_EXERCISE INSTRUCTIONS:_
Count the lines below that include the word "contact" and write that number alone.

_RECORDS SHOWN:_

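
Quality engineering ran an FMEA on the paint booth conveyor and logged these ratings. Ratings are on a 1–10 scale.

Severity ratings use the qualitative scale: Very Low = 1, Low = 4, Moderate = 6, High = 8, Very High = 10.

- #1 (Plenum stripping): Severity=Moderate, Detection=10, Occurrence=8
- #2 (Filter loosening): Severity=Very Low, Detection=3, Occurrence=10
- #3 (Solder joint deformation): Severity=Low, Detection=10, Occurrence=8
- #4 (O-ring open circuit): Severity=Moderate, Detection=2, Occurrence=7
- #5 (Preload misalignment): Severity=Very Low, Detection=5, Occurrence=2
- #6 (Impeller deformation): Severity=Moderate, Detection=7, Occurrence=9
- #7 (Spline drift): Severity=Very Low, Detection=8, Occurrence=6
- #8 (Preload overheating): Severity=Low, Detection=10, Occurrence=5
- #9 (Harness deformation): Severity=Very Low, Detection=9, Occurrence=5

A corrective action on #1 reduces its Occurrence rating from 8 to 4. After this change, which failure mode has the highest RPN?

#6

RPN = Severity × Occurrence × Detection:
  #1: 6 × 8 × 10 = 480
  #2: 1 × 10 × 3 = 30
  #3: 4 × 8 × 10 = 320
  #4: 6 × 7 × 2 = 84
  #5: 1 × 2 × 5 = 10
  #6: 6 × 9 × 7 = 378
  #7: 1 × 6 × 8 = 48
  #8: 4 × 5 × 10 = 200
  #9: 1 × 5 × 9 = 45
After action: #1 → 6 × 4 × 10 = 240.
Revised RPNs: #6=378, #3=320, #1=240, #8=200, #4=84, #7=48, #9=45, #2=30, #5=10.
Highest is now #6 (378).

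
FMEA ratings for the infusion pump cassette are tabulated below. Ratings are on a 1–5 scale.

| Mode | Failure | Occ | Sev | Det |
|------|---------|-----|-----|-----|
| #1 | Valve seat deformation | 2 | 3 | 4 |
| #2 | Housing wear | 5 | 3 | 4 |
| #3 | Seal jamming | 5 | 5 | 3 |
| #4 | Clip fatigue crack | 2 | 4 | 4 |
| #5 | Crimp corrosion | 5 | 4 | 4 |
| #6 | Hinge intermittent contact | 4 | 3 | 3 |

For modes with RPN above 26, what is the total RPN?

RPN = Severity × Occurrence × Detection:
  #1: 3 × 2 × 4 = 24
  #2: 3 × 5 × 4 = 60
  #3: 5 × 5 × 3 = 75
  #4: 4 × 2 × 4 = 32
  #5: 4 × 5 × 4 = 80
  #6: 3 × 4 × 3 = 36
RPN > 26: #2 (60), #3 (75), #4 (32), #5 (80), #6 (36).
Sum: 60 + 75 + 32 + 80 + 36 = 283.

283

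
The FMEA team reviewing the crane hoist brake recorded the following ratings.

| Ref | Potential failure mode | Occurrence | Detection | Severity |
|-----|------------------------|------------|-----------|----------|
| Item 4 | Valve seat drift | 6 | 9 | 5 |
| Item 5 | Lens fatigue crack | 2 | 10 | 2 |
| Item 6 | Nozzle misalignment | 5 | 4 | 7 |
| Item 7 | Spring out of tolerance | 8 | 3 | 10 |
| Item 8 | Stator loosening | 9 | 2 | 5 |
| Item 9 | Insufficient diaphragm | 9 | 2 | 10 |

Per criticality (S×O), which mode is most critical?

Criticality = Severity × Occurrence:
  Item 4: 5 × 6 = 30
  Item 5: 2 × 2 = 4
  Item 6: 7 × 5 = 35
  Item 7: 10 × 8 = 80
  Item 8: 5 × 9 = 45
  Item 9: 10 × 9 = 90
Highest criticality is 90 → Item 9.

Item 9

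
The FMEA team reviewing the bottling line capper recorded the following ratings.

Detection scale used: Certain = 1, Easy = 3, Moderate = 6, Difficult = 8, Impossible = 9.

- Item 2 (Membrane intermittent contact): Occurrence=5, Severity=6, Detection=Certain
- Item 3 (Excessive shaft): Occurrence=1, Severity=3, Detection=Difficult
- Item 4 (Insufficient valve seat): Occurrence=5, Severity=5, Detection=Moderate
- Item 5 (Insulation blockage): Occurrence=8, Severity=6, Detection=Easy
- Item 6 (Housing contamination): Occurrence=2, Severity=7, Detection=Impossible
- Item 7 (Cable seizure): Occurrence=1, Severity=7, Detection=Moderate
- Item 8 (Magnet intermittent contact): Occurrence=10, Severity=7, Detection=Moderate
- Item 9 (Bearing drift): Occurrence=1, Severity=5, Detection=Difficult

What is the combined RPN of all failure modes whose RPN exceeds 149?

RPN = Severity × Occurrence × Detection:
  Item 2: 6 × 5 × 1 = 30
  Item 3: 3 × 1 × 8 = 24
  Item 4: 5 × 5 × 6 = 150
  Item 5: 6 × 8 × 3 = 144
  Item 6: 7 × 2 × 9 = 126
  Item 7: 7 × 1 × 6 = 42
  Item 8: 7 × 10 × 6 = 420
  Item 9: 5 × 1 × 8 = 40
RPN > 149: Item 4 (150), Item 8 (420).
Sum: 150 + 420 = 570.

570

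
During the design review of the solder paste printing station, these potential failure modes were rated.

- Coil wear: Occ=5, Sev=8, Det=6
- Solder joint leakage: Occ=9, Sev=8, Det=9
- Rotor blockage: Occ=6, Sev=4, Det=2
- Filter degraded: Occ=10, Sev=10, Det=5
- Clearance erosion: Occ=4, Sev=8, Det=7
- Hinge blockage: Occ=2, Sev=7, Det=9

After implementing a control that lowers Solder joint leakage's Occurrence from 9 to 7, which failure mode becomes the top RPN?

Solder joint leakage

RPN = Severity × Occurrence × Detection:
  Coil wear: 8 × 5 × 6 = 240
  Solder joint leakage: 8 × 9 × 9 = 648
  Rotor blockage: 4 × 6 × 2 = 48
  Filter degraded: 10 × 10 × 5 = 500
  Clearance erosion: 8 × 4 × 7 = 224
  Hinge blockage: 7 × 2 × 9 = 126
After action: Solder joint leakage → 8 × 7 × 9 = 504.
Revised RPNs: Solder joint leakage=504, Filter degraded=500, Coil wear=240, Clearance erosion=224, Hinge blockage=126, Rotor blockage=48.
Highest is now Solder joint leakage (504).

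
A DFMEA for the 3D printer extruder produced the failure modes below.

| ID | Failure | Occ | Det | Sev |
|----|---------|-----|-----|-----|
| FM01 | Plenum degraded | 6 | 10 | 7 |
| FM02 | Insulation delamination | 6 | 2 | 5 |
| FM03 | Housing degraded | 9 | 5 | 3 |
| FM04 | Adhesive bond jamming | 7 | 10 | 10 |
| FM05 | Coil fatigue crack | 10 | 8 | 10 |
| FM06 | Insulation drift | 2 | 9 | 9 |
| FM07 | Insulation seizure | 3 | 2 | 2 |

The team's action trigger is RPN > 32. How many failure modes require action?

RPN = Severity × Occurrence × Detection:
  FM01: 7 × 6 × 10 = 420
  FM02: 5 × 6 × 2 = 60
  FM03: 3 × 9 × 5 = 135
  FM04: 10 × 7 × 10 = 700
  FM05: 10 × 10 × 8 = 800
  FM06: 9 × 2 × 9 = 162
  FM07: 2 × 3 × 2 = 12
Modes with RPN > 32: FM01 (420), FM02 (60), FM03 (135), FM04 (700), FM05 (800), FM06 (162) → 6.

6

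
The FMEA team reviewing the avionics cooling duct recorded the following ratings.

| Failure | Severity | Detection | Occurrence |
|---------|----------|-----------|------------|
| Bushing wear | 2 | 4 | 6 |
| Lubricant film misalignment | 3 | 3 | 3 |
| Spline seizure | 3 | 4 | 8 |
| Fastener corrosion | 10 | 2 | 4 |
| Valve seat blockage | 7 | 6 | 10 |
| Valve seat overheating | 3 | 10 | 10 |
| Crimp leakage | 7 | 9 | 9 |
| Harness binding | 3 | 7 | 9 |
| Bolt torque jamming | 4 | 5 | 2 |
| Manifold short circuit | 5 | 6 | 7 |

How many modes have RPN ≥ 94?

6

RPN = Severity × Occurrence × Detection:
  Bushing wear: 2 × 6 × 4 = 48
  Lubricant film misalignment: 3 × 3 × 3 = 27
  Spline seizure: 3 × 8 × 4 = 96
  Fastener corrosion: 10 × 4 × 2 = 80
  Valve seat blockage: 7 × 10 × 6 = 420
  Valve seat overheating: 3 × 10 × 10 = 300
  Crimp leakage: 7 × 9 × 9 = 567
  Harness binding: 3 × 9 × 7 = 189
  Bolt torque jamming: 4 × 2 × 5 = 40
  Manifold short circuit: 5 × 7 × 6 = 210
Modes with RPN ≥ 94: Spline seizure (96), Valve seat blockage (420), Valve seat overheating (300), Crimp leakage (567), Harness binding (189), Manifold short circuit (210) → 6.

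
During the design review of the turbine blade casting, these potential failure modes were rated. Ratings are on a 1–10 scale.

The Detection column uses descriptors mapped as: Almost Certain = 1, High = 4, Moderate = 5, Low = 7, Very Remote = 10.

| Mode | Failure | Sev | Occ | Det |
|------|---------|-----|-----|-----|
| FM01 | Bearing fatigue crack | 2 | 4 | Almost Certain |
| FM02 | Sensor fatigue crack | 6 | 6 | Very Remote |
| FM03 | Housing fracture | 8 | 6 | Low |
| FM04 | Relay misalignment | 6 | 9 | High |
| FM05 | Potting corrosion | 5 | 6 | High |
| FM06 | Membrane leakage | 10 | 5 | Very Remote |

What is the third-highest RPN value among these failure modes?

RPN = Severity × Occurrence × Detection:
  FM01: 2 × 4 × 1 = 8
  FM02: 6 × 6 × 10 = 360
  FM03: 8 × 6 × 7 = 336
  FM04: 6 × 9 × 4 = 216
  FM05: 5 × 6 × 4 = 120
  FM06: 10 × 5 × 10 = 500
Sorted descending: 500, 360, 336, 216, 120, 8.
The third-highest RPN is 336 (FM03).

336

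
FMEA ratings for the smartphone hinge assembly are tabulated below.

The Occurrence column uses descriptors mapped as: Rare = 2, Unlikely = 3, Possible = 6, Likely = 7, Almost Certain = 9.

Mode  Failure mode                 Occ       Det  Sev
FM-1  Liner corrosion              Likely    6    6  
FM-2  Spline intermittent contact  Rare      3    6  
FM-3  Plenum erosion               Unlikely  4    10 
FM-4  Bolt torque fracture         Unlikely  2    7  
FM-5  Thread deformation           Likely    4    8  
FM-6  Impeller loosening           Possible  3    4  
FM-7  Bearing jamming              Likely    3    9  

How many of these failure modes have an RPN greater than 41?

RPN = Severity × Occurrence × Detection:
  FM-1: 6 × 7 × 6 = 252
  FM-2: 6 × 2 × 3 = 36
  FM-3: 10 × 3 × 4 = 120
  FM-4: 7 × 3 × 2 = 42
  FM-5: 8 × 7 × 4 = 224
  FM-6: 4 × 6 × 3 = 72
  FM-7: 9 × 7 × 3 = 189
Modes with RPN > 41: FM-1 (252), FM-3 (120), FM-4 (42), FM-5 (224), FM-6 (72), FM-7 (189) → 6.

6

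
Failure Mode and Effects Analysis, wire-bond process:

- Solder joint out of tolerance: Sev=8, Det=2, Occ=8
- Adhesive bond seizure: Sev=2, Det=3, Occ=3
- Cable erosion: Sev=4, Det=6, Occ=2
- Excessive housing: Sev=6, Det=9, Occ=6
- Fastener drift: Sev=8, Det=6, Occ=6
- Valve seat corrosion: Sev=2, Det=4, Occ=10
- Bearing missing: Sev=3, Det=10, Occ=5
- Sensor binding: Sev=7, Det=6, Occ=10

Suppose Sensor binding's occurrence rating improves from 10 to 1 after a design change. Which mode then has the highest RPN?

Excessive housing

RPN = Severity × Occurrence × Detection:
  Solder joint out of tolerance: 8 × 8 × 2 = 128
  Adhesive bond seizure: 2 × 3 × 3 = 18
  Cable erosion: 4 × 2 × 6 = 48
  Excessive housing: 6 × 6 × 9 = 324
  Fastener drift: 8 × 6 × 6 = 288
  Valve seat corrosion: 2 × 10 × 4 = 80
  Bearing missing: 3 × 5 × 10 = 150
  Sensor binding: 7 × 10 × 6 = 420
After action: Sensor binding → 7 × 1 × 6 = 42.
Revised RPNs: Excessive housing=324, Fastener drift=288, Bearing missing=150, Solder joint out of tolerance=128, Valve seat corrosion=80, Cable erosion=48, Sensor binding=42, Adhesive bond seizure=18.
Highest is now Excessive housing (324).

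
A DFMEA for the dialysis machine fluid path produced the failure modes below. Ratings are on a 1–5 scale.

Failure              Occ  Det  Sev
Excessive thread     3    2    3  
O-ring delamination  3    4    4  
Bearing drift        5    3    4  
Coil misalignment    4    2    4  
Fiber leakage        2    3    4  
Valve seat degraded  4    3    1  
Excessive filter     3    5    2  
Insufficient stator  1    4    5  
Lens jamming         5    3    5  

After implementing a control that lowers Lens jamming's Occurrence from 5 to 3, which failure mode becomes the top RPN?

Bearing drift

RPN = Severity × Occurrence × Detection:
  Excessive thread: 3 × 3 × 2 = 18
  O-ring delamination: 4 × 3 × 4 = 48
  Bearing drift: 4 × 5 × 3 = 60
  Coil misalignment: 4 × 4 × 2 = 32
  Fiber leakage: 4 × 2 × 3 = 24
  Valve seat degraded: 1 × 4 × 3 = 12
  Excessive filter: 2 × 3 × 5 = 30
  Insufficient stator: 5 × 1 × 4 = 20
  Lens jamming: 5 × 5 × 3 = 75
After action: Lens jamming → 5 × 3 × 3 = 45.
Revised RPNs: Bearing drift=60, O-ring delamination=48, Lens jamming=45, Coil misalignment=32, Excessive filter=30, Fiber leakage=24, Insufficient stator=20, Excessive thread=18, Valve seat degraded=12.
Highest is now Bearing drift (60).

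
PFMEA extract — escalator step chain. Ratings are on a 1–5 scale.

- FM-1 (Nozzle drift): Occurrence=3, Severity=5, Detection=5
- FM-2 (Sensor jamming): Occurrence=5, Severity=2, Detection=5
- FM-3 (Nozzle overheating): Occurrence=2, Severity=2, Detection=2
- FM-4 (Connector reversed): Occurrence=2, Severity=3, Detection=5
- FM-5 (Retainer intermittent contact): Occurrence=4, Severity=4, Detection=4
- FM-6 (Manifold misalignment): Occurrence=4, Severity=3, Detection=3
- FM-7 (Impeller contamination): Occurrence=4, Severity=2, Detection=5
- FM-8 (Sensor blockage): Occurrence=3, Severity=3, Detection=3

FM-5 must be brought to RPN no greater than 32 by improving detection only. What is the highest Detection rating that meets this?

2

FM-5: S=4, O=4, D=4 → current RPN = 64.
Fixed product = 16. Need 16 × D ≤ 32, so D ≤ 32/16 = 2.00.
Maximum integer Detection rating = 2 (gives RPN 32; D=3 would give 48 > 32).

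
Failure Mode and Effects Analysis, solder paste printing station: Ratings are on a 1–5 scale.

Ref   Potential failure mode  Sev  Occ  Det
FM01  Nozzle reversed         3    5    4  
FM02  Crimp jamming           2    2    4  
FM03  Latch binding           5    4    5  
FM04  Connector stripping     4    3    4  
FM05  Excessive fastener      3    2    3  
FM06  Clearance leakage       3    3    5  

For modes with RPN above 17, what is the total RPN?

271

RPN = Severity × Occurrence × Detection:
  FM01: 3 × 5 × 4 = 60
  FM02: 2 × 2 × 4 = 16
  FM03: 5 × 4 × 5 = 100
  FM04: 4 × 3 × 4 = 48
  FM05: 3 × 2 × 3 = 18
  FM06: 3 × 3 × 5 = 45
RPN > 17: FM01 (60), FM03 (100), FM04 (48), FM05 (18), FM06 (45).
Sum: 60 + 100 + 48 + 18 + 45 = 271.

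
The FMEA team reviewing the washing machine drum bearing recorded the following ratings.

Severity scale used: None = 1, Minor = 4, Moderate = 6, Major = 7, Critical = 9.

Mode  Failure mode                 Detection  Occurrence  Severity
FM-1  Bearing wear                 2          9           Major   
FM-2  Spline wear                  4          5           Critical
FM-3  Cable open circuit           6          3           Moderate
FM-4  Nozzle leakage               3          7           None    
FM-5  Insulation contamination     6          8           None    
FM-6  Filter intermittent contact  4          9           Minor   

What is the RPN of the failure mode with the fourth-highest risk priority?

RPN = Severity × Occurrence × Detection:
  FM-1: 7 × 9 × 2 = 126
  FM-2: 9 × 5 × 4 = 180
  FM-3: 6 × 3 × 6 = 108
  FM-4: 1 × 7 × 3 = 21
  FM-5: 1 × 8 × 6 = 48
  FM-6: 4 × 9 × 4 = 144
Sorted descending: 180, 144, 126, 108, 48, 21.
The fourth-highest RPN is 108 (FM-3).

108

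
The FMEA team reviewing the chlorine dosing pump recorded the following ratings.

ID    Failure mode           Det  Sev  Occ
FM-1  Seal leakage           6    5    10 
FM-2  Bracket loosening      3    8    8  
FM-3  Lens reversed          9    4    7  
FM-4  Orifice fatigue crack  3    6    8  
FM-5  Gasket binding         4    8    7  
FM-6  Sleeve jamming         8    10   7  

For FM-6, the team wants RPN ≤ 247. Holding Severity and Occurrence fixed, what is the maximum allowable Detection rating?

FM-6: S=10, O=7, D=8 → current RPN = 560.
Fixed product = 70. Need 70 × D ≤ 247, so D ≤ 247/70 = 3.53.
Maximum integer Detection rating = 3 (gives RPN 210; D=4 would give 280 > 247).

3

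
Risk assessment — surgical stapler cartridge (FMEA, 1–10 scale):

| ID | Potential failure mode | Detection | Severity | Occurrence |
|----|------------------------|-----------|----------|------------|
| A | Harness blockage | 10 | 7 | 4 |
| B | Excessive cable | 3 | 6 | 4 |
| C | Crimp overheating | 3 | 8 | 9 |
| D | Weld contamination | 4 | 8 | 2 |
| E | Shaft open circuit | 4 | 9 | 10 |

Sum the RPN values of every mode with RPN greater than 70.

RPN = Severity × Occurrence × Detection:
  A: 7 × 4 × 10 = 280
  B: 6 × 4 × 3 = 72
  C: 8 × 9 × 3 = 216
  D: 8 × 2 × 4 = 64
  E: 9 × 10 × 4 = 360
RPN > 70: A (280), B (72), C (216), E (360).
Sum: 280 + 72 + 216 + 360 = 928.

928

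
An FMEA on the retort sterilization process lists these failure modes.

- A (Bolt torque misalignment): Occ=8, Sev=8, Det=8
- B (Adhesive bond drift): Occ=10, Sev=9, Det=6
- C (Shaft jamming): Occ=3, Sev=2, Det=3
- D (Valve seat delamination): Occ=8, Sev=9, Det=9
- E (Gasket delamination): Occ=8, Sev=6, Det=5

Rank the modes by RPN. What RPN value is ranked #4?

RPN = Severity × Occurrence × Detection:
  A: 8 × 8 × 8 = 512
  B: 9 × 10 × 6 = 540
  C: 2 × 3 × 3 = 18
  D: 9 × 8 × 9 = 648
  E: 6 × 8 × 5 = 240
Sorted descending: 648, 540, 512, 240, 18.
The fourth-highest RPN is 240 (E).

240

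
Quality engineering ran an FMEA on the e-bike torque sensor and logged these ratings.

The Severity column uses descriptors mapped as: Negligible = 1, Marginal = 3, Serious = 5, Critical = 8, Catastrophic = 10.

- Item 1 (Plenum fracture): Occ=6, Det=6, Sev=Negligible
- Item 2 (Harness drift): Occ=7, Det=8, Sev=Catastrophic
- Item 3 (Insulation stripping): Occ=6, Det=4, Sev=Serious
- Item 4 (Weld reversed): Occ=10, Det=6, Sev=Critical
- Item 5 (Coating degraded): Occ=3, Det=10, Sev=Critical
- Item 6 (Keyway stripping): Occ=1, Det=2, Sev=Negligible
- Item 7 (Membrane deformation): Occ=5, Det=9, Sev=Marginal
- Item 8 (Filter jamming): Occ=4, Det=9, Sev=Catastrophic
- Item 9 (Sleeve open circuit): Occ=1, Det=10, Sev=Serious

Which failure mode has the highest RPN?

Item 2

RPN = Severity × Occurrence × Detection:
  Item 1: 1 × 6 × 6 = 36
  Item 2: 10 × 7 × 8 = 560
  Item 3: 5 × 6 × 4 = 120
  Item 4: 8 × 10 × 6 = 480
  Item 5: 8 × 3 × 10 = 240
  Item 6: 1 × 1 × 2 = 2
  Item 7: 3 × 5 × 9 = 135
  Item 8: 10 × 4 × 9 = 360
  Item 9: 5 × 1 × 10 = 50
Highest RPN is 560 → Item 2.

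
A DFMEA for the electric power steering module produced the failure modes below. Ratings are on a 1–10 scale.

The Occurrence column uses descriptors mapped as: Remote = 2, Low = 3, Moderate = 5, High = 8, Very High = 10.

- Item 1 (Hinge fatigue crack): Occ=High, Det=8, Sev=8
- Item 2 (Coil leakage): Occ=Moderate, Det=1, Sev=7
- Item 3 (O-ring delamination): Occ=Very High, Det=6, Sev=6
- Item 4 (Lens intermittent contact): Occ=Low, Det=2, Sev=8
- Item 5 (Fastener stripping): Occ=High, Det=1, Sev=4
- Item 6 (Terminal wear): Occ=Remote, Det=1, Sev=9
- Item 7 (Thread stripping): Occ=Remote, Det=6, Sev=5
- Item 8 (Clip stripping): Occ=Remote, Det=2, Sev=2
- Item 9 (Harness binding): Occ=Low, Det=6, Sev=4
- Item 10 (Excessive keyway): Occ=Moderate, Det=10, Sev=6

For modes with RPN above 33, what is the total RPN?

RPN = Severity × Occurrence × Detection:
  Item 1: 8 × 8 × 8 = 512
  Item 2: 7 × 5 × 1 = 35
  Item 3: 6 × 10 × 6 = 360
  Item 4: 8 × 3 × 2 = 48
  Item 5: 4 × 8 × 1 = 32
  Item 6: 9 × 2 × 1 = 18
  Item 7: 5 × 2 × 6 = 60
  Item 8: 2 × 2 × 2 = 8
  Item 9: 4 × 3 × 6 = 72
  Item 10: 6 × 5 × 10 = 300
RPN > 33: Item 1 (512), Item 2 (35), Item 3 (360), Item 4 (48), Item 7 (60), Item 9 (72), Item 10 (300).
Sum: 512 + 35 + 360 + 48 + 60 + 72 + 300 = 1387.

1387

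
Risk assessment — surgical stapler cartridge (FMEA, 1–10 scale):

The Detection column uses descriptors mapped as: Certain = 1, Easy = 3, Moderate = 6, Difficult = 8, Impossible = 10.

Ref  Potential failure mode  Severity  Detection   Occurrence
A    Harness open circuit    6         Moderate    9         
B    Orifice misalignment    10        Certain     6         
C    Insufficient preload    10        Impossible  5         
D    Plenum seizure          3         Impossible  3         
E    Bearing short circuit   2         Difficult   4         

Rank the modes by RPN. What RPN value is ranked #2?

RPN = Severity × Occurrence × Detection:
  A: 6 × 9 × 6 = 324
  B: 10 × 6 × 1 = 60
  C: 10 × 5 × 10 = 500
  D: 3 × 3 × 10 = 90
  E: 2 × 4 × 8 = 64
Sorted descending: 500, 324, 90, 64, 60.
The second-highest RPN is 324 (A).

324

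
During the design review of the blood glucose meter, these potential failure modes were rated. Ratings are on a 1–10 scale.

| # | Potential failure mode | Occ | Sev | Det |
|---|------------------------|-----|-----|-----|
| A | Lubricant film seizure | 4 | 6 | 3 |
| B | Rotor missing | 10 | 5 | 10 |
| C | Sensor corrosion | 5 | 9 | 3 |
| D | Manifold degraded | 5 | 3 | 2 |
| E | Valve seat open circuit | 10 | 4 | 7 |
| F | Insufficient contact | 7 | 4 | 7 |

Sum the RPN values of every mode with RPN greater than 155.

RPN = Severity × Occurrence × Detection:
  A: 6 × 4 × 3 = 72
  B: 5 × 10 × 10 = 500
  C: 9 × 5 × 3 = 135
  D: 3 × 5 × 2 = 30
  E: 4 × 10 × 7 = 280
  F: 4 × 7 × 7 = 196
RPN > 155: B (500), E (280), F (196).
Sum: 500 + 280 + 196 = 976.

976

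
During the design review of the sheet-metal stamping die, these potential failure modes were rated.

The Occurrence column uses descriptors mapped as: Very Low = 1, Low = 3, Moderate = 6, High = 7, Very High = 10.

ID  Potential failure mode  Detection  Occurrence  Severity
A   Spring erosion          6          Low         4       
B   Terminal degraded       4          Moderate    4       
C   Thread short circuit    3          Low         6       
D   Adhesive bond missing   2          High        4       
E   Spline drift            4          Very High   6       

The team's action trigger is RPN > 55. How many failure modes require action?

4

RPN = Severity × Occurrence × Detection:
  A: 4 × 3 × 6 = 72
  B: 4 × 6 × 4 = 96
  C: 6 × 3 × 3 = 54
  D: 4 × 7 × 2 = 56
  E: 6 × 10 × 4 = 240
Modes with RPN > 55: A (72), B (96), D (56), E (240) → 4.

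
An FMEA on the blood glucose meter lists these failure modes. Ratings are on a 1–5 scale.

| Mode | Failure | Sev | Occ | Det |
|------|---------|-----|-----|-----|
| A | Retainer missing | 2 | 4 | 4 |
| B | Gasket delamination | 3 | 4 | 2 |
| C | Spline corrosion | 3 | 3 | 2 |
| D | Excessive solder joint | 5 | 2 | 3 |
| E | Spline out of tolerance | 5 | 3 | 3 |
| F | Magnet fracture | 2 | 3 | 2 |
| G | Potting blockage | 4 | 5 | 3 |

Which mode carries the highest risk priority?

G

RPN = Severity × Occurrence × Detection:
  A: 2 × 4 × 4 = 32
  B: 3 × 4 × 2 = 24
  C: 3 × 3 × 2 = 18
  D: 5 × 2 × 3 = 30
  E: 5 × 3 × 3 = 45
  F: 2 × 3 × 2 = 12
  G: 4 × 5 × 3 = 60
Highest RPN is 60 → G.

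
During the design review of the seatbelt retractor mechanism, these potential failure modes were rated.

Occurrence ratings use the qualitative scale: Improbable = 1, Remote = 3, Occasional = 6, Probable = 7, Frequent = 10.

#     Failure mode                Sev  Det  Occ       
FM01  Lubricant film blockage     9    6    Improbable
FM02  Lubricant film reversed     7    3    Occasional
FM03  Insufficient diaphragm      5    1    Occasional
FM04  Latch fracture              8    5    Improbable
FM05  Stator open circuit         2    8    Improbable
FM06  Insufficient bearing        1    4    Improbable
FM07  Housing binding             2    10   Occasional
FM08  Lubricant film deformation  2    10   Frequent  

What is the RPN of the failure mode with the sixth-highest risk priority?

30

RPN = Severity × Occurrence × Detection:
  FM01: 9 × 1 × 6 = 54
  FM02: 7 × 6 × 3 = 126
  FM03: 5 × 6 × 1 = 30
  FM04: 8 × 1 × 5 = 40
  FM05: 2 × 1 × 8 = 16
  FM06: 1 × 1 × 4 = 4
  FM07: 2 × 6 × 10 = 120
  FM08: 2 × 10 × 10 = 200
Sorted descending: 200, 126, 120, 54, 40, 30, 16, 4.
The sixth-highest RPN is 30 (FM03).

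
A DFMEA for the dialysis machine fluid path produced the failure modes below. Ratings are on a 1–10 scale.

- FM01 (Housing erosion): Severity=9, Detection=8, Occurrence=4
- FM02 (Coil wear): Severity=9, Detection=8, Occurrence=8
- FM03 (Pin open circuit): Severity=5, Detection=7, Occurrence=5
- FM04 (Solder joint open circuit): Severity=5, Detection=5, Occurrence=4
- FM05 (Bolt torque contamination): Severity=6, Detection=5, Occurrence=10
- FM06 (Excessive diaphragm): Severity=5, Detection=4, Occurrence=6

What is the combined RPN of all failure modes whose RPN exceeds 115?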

_TASK OUTPUT:_
8